- _EXERCISE DIRECTIONS_: An exact copy of the data below is required; return it in full.

********************

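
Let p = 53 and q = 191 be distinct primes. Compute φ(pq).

9880

φ(10123) = 10123 · (1 − 1/53) · (1 − 1/191)
       = 10123 · 9880/10123 = 9880.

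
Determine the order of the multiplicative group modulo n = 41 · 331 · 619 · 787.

6411873600

φ(41) = 41 − 1 = 40.
φ(331) = 331 − 1 = 330.
φ(619) = 619 − 1 = 618.
φ(787) = 787 − 1 = 786.
φ(6611153363) = 40 × 330 × 618 × 786 = 6411873600.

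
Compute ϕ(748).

First factor: 748 = 2**2 · 11 · 17.
φ(748) = 748 · (1 − 1/2) · (1 − 1/11) · (1 − 1/17)
       = 748 · 160/374 = 320.

320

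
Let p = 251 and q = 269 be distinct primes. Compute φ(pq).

67000

φ(pq) = (p−1)(q−1) = 250 · 268 = 67000.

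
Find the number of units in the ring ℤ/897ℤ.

Factor 897: 897 = 3 · 13 · 23.
φ(897) = 897 · (1 − 1/3) · (1 − 1/13) · (1 − 1/23)
       = 897 · 528/897 = 528.

528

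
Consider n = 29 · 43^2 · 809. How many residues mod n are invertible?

40858944

φ(29) = 29 − 1 = 28.
φ(43^2) = 43^1·(43−1) = 43·42 = 1806.
φ(809) = 809 − 1 = 808.
φ(43379389) = 28 × 1806 × 808 = 40858944.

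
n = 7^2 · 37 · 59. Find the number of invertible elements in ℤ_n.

87696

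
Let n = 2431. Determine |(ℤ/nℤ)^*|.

1920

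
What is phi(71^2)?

4970

φ(5041) = 5041 · (1 − 1/71)
       = 5041 · 70/71 = 4970.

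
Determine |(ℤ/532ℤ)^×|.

216

First factor: 532 = 2**2 · 7 · 19.
φ(2^2) = 2^1·(2−1) = 2·1 = 2.
φ(7) = 7 − 1 = 6.
φ(19) = 19 − 1 = 18.
Since φ is multiplicative, φ(532) = 2 · 6 · 18 = 216.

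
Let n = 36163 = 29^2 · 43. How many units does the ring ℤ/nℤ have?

34104

φ(36163) = 36163 · (1 − 1/29) · (1 − 1/43)
       = 36163 · 1176/1247 = 34104.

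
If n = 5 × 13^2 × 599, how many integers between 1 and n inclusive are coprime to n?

373152

φ(5) = 5 − 1 = 4.
φ(13^2) = 13^1·(13−1) = 13·12 = 156.
φ(599) = 599 − 1 = 598.
Since φ is multiplicative, φ(506155) = 4 · 156 · 598 = 373152.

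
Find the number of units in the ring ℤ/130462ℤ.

First factor: 130462 = 2 * 37 * 41 * 43.
φ(130462) = 130462 · (1 − 1/2) · (1 − 1/37) · (1 − 1/41) · (1 − 1/43)
       = 130462 · 60480/130462 = 60480.

60480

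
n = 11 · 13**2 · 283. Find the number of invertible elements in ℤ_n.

439920

φ(526097) = 526097 · (1 − 1/11) · (1 − 1/13) · (1 − 1/283)
       = 526097 · 33840/40469 = 439920.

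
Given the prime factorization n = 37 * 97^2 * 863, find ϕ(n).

φ(37) = 37 − 1 = 36.
φ(97^2) = 97^2 − 97^1 = 9409 − 97 = 9312.
φ(863) = 863 − 1 = 862.
φ(300438779) = 36 × 9312 × 862 = 288969984.

288969984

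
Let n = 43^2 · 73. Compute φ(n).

φ(43^2) = 43^1·(43−1) = 43·42 = 1806.
φ(73) = 73 − 1 = 72.
φ(134977) = 1806 × 72 = 130032.

130032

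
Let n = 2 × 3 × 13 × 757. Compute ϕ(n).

18144

φ(59046) = 59046 · (1 − 1/2) · (1 − 1/3) · (1 − 1/13) · (1 − 1/757)
       = 59046 · 18144/59046 = 18144.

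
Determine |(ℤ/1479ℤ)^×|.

896

Prime factorization: 1479 = 3 × 17 × 29.
φ(3) = 3 − 1 = 2.
φ(17) = 17 − 1 = 16.
φ(29) = 29 − 1 = 28.
φ(1479) = 2 × 16 × 28 = 896.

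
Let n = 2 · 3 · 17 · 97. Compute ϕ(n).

3072

φ(9894) = 9894 · (1 − 1/2) · (1 − 1/3) · (1 − 1/17) · (1 − 1/97)
       = 9894 · 3072/9894 = 3072.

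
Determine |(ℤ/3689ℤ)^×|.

2880

First factor: 3689 = 7 · 17 · 31.
φ(3689) = 3689 · (1 − 1/7) · (1 − 1/17) · (1 − 1/31)
       = 3689 · 2880/3689 = 2880.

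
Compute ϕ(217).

180

217 = 7 * 31.
φ(217) = 217 · (1 − 1/7) · (1 − 1/31)
       = 217 · 180/217 = 180.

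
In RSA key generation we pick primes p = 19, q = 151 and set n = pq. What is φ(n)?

φ(pq) = (p−1)(q−1) = 18 · 150 = 2700.

2700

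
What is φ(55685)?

First factor: 55685 = 5 · 7 · 37 · 43.
φ(5) = 5 − 1 = 4.
φ(7) = 7 − 1 = 6.
φ(37) = 37 − 1 = 36.
φ(43) = 43 − 1 = 42.
Multiply: 4 · 6 · 36 · 42 = 36288.

36288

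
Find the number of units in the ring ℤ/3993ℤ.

2420

Factor 3993: 3993 = 3 · 11^3.
φ(3993) = 3993 · (1 − 1/3) · (1 − 1/11)
       = 3993 · 20/33 = 2420.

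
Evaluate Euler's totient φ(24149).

21600

Prime factorization: 24149 = 19 · 31 · 41.
φ(19) = 19 − 1 = 18.
φ(31) = 31 − 1 = 30.
φ(41) = 41 − 1 = 40.
φ(24149) = 18 × 30 × 40 = 21600.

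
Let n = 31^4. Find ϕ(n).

893730

φ(923521) = 923521 · (1 − 1/31)
       = 923521 · 30/31 = 893730.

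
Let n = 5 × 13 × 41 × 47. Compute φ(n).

88320

φ(5) = 5 − 1 = 4.
φ(13) = 13 − 1 = 12.
φ(41) = 41 − 1 = 40.
φ(47) = 47 − 1 = 46.
Multiply: 4 · 12 · 40 · 46 = 88320.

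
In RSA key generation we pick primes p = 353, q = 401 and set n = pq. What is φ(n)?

140800

φ(pq) = (p−1)(q−1) = 352 · 400 = 140800.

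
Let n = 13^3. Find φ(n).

φ(13^3) = 13^2·(13−1) = 169·12 = 2028.

2028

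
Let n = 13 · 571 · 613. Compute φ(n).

φ(13) = 13 − 1 = 12.
φ(571) = 571 − 1 = 570.
φ(613) = 613 − 1 = 612.
φ(4550299) = 12 × 570 × 612 = 4186080.

4186080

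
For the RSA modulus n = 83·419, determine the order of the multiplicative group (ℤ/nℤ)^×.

φ(83) = 83 − 1 = 82.
φ(419) = 419 − 1 = 418.
φ(34777) = 82 × 418 = 34276.

34276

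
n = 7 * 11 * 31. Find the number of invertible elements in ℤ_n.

1800

φ(2387) = 2387 · (1 − 1/7) · (1 − 1/11) · (1 − 1/31)
       = 2387 · 1800/2387 = 1800.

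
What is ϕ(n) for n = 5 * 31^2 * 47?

171120

φ(5) = 5 − 1 = 4.
φ(31^2) = 31^1·(31−1) = 31·30 = 930.
φ(47) = 47 − 1 = 46.
φ(225835) = 4 × 930 × 46 = 171120.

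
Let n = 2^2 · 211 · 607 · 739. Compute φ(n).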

********************

- _TASK RESULT_:
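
Let p = 53 and q = 191 be distinct primes. Compute φ(pq).

9880

φ(10123) = 10123 · (1 − 1/53) · (1 − 1/191)
       = 10123 · 9880/10123 = 9880.

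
Determine the order of the multiplicative group modulo n = 41 · 331 · 619 · 787.

6411873600

φ(41) = 41 − 1 = 40.
φ(331) = 331 − 1 = 330.
φ(619) = 619 − 1 = 618.
φ(787) = 787 − 1 = 786.
φ(6611153363) = 40 × 330 × 618 × 786 = 6411873600.

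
Compute ϕ(748).

First factor: 748 = 2**2 · 11 · 17.
φ(748) = 748 · (1 − 1/2) · (1 − 1/11) · (1 − 1/17)
       = 748 · 160/374 = 320.

320

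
Let p = 251 and q = 269 be distinct primes. Compute φ(pq).

67000

φ(pq) = (p−1)(q−1) = 250 · 268 = 67000.

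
Find the number of units in the ring ℤ/897ℤ.

Factor 897: 897 = 3 · 13 · 23.
φ(897) = 897 · (1 − 1/3) · (1 − 1/13) · (1 − 1/23)
       = 897 · 528/897 = 528.

528

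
Consider n = 29 · 43^2 · 809. How many residues mod n are invertible?

40858944

φ(29) = 29 − 1 = 28.
φ(43^2) = 43^1·(43−1) = 43·42 = 1806.
φ(809) = 809 − 1 = 808.
φ(43379389) = 28 × 1806 × 808 = 40858944.

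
n = 7^2 · 37 · 59. Find the number of invertible elements in ℤ_n.

87696

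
Let n = 2431. Determine |(ℤ/nℤ)^*|.

1920

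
What is phi(71^2)?

4970

φ(5041) = 5041 · (1 − 1/71)
       = 5041 · 70/71 = 4970.

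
Determine |(ℤ/532ℤ)^×|.

216

First factor: 532 = 2**2 · 7 · 19.
φ(2^2) = 2^1·(2−1) = 2·1 = 2.
φ(7) = 7 − 1 = 6.
φ(19) = 19 − 1 = 18.
Since φ is multiplicative, φ(532) = 2 · 6 · 18 = 216.

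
Let n = 36163 = 29^2 · 43. How many units does the ring ℤ/nℤ have?

34104

φ(36163) = 36163 · (1 − 1/29) · (1 − 1/43)
       = 36163 · 1176/1247 = 34104.

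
If n = 5 × 13^2 × 599, how many integers between 1 and n inclusive are coprime to n?

373152

φ(5) = 5 − 1 = 4.
φ(13^2) = 13^1·(13−1) = 13·12 = 156.
φ(599) = 599 − 1 = 598.
Since φ is multiplicative, φ(506155) = 4 · 156 · 598 = 373152.

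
Find the number of units in the ring ℤ/130462ℤ.

First factor: 130462 = 2 * 37 * 41 * 43.
φ(130462) = 130462 · (1 − 1/2) · (1 − 1/37) · (1 − 1/41) · (1 − 1/43)
       = 130462 · 60480/130462 = 60480.

60480

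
n = 11 · 13**2 · 283. Find the number of invertible elements in ℤ_n.

439920

φ(526097) = 526097 · (1 − 1/11) · (1 − 1/13) · (1 − 1/283)
       = 526097 · 33840/40469 = 439920.

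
Given the prime factorization n = 37 * 97^2 * 863, find ϕ(n).

φ(37) = 37 − 1 = 36.
φ(97^2) = 97^2 − 97^1 = 9409 − 97 = 9312.
φ(863) = 863 − 1 = 862.
φ(300438779) = 36 × 9312 × 862 = 288969984.

288969984

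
Let n = 43^2 · 73. Compute φ(n).

φ(43^2) = 43^1·(43−1) = 43·42 = 1806.
φ(73) = 73 − 1 = 72.
φ(134977) = 1806 × 72 = 130032.

130032

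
Let n = 2 × 3 × 13 × 757. Compute ϕ(n).

18144

φ(59046) = 59046 · (1 − 1/2) · (1 − 1/3) · (1 − 1/13) · (1 − 1/757)
       = 59046 · 18144/59046 = 18144.

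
Determine |(ℤ/1479ℤ)^×|.

896

Prime factorization: 1479 = 3 × 17 × 29.
φ(3) = 3 − 1 = 2.
φ(17) = 17 − 1 = 16.
φ(29) = 29 − 1 = 28.
φ(1479) = 2 × 16 × 28 = 896.

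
Let n = 2 · 3 · 17 · 97. Compute ϕ(n).

3072

φ(9894) = 9894 · (1 − 1/2) · (1 − 1/3) · (1 − 1/17) · (1 − 1/97)
       = 9894 · 3072/9894 = 3072.

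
Determine |(ℤ/3689ℤ)^×|.

2880

First factor: 3689 = 7 · 17 · 31.
φ(3689) = 3689 · (1 − 1/7) · (1 − 1/17) · (1 − 1/31)
       = 3689 · 2880/3689 = 2880.

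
Compute ϕ(217).

180

217 = 7 * 31.
φ(217) = 217 · (1 − 1/7) · (1 − 1/31)
       = 217 · 180/217 = 180.

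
In RSA key generation we pick primes p = 19, q = 151 and set n = pq. What is φ(n)?

φ(pq) = (p−1)(q−1) = 18 · 150 = 2700.

2700

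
What is φ(55685)?

First factor: 55685 = 5 · 7 · 37 · 43.
φ(5) = 5 − 1 = 4.
φ(7) = 7 − 1 = 6.
φ(37) = 37 − 1 = 36.
φ(43) = 43 − 1 = 42.
Multiply: 4 · 6 · 36 · 42 = 36288.

36288

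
Find the number of units in the ring ℤ/3993ℤ.

2420

Factor 3993: 3993 = 3 · 11^3.
φ(3993) = 3993 · (1 − 1/3) · (1 − 1/11)
       = 3993 · 20/33 = 2420.

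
Evaluate Euler's totient φ(24149).

21600

Prime factorization: 24149 = 19 · 31 · 41.
φ(19) = 19 − 1 = 18.
φ(31) = 31 − 1 = 30.
φ(41) = 41 − 1 = 40.
φ(24149) = 18 × 30 × 40 = 21600.

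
Let n = 31^4. Find ϕ(n).

893730

φ(923521) = 923521 · (1 − 1/31)
       = 923521 · 30/31 = 893730.

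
Let n = 5 × 13 × 41 × 47. Compute φ(n).

88320

φ(5) = 5 − 1 = 4.
φ(13) = 13 − 1 = 12.
φ(41) = 41 − 1 = 40.
φ(47) = 47 − 1 = 46.
Multiply: 4 · 12 · 40 · 46 = 88320.

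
In RSA key generation we pick primes p = 353, q = 401 and set n = pq. What is φ(n)?

140800

φ(pq) = (p−1)(q−1) = 352 · 400 = 140800.

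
Let n = 13^3. Find φ(n).

φ(13^3) = 13^2·(13−1) = 169·12 = 2028.

2028

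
Let n = 13 · 571 · 613. Compute φ(n).

φ(13) = 13 − 1 = 12.
φ(571) = 571 − 1 = 570.
φ(613) = 613 − 1 = 612.
φ(4550299) = 12 × 570 × 612 = 4186080.

4186080

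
For the RSA modulus n = 83·419, determine the order of the multiplicative group (ℤ/nℤ)^×.

φ(83) = 83 − 1 = 82.
φ(419) = 419 − 1 = 418.
φ(34777) = 82 × 418 = 34276.

34276

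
n = 7 * 11 * 31. Find the number of invertible elements in ℤ_n.

1800

φ(2387) = 2387 · (1 − 1/7) · (1 − 1/11) · (1 − 1/31)
       = 2387 · 1800/2387 = 1800.

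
What is ϕ(n) for n = 5 * 31^2 * 47?

171120

φ(5) = 5 − 1 = 4.
φ(31^2) = 31^1·(31−1) = 31·30 = 930.
φ(47) = 47 − 1 = 46.
φ(225835) = 4 × 930 × 46 = 171120.

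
Let n = 2^2 · 211 · 607 · 739. Compute φ(n).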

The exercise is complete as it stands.